WHAT YOU WILL DO
The required answer is a copy of each line in the entries below that includes "withdrawn".

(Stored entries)
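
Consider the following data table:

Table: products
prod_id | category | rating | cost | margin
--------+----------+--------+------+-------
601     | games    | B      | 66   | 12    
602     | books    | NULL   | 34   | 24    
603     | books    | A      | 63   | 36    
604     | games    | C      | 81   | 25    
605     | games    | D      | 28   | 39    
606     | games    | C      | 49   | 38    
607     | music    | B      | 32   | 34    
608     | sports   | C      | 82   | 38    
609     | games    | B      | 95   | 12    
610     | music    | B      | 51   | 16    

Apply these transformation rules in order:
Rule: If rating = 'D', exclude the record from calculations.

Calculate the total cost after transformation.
553

Step 1: Identify records where rating = 'D'
Step 2: The excluded records sum to 28
Step 3: Original total cost = 581
Step 4: Remaining total = 581 - 28 = 553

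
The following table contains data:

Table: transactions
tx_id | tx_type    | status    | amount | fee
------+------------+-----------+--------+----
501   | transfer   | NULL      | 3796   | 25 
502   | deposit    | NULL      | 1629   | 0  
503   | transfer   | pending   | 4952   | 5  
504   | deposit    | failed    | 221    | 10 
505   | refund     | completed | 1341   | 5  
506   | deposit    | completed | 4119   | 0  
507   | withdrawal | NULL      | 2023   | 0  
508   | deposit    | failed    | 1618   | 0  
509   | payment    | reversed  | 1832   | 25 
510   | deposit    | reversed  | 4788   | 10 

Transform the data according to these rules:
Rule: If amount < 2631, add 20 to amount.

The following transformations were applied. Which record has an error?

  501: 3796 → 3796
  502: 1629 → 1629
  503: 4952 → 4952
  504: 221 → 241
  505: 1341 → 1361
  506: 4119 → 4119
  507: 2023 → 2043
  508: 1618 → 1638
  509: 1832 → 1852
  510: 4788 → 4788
Record 502 has an error. The correct transformed value should be 1649, not 1629.

Step 1: Check each record against the rule
Step 2: Record 502 has amount = 1629
Step 3: Since 1629 < 2631, the bonus should have been applied
Step 4: Correct value = 1649, but claimed value = 1629
Conclusion: Record 502 has the error.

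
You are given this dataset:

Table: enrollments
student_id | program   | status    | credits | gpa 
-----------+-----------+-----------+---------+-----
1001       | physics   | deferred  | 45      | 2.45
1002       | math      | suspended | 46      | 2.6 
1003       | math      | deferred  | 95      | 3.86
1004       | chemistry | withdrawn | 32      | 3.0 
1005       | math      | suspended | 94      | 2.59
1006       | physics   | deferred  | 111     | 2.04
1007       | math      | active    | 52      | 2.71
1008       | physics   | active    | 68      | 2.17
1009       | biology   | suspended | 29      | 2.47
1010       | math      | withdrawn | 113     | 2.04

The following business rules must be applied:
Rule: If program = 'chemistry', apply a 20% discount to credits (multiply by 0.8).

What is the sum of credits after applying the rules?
678.6

Step 1: Records with program = 'chemistry' have total credits = 32
Step 2: Apply multiplier: 32 × 0.8 = 25.6
Step 3: Other records total: 653
Step 4: Final sum = 25.6 + 653 = 678.6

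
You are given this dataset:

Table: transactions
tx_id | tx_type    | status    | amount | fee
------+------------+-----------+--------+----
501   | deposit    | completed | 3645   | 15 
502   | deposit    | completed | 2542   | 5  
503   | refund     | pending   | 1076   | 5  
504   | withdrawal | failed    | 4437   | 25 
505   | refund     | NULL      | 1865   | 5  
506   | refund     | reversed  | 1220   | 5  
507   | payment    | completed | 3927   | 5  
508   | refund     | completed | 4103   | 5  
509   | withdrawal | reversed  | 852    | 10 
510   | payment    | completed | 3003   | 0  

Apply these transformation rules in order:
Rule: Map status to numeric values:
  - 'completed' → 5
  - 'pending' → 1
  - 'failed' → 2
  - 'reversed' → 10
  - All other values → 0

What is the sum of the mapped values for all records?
48

Step 1: Apply mapping to each record
Step 2: Count by status:
  'completed': 5 records × 5 = 25
  'pending': 1 records × 1 = 1
  'failed': 1 records × 2 = 2
  'reversed': 2 records × 10 = 20
Step 3: Sum all mapped values = 48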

SOLUTION FOR THIS PROBLEM
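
1004       | chemistry | withdrawn | 32      | 3.0 
1010       | math      | withdrawn | 113     | 2.04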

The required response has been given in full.